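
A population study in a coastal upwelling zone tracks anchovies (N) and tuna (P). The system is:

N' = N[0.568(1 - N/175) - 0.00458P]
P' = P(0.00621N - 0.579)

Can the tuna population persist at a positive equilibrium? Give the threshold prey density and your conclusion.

The predator equation gives dP/dt > 0 only when N > 0.579/0.00621 = 93.2.
Without the predator, N → K = 175. Since 175 > 93.2, the predator can invade and persist.

Threshold N = 93.2; K > 93.2, so yes, the predator persists.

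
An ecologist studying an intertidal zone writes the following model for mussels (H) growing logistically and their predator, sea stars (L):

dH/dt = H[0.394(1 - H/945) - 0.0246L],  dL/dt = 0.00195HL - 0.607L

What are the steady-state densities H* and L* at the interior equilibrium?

From dL/dt = 0 with L > 0: 0.00195H* = 0.607, so H* = 311.
Substitute into dH/dt = 0: 0.394(1 - 311/945) = 0.0246L*.
The bracket is 0.671, giving L* = 0.264/0.0246 = 10.7.

H* ≈ 311, L* ≈ 10.7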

====

## DIRECTIONS
Look over the records above, and wherever a line contains the string "zone", copy that line.

## COMPLETED TASK
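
A population study in a coastal upwelling zone tracks anchovies (N) and tuna (P). The system is:
An ecologist studying an intertidal zone writes the following model for mussels (H) growing logistically and their predator, sea stars (L):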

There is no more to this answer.